*** Opening The data ***
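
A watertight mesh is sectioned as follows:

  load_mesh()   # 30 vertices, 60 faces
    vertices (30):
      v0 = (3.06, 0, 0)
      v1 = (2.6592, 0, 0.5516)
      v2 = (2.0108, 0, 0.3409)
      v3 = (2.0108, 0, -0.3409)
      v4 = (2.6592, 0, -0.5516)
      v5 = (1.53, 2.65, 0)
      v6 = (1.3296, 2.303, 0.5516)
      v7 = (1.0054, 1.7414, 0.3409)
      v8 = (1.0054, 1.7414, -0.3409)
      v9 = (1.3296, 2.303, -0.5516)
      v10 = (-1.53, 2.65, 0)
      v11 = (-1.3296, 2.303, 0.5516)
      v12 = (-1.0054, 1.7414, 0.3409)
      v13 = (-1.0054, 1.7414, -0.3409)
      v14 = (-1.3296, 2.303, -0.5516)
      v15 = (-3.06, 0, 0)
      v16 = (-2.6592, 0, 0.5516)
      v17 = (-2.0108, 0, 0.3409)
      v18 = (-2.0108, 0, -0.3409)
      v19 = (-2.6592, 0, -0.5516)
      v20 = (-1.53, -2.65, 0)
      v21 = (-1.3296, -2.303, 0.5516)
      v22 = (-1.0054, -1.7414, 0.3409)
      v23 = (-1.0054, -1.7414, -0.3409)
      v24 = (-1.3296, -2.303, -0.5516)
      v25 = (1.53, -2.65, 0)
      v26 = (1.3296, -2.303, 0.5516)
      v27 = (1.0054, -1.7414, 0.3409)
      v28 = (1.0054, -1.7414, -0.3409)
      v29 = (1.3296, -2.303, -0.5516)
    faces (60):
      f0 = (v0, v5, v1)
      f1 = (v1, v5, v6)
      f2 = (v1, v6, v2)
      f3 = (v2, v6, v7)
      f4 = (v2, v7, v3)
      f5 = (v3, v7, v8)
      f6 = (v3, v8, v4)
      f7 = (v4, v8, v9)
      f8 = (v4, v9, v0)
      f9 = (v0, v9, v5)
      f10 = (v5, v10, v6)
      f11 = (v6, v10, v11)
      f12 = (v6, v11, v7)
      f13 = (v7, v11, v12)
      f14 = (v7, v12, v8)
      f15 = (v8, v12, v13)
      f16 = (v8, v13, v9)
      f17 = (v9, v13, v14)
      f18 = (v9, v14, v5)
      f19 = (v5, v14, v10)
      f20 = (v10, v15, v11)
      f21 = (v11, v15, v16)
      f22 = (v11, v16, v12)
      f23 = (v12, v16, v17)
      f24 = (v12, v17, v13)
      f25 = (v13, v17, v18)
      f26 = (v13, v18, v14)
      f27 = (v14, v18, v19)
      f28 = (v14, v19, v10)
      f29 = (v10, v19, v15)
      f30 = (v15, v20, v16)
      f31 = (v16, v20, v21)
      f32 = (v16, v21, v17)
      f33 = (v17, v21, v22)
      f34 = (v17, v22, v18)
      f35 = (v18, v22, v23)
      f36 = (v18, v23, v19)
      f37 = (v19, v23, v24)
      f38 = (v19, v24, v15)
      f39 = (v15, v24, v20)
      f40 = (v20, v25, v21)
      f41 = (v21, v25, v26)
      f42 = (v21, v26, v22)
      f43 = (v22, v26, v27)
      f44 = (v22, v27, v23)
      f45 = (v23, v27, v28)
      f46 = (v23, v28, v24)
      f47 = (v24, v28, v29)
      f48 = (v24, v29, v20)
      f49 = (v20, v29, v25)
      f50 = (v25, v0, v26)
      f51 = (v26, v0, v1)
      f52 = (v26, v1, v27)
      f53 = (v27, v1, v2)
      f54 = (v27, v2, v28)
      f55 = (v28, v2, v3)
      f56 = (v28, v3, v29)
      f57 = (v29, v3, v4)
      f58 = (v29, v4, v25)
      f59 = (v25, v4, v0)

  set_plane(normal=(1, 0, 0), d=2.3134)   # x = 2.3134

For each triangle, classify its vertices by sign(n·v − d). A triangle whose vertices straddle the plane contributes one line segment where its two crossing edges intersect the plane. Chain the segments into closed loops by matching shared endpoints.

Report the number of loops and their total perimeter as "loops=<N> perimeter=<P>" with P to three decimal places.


Straddling triangles (14 of 60):
  (v0,v5,v1) [+-+] → (2.3134, 1.29313, 0)–(2.3134, 0.811521, 0.382681)  len=0.6151
  (v1,v5,v6) [+--] → (2.3134, 0.811521, 0.382681)–(2.3134, 0.59896, 0.5516)  len=0.2715
  (v1,v6,v2) [+--] → (2.3134, 0.59896, 0.5516)–(2.3134, 0, 0.439231)  len=0.6094
  (v3,v8,v4) [--+] → (2.3134, 0.364117, -0.507544)–(2.3134, 0, -0.439231)  len=0.3705
  (v4,v8,v9) [+--] → (2.3134, 0.364117, -0.507544)–(2.3134, 0.59896, -0.5516)  len=0.2389
  (v4,v9,v0) [+-+] → (2.3134, 0.59896, -0.5516)–(2.3134, 0.993655, -0.237994)  len=0.5041
  (v0,v9,v5) [+--] → (2.3134, 0.993655, -0.237994)–(2.3134, 1.29313, 0)  len=0.3825
  (v25,v0,v26) [-+-] → (2.3134, -1.29313, 0)–(2.3134, -0.993655, 0.237994)  len=0.3825
  (v26,v0,v1) [-++] → (2.3134, -0.993655, 0.237994)–(2.3134, -0.59896, 0.5516)  len=0.5041
  (v26,v1,v27) [-+-] → (2.3134, -0.59896, 0.5516)–(2.3134, -0.364117, 0.507544)  len=0.2389
  (v27,v1,v2) [-+-] → (2.3134, -0.364117, 0.507544)–(2.3134, 0, 0.439231)  len=0.3705
  (v29,v3,v4) [--+] → (2.3134, 0, -0.439231)–(2.3134, -0.59896, -0.5516)  len=0.6094
  (v29,v4,v25) [-+-] → (2.3134, -0.59896, -0.5516)–(2.3134, -0.811521, -0.382681)  len=0.2715
  (v25,v4,v0) [-++] → (2.3134, -0.811521, -0.382681)–(2.3134, -1.29313, 0)  len=0.6151

Chained into 1 loop(s):
  loop 1: 14 segments, perimeter = 5.9842
Total perimeter = 5.984

loops=1 perimeter=5.984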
*** Closing The data ***
__Work task__
Copy every line in the entries above that has the string "faces" in it.

__Result for this exercise__
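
  load_mesh()   # 30 vertices, 60 faces
    faces (60):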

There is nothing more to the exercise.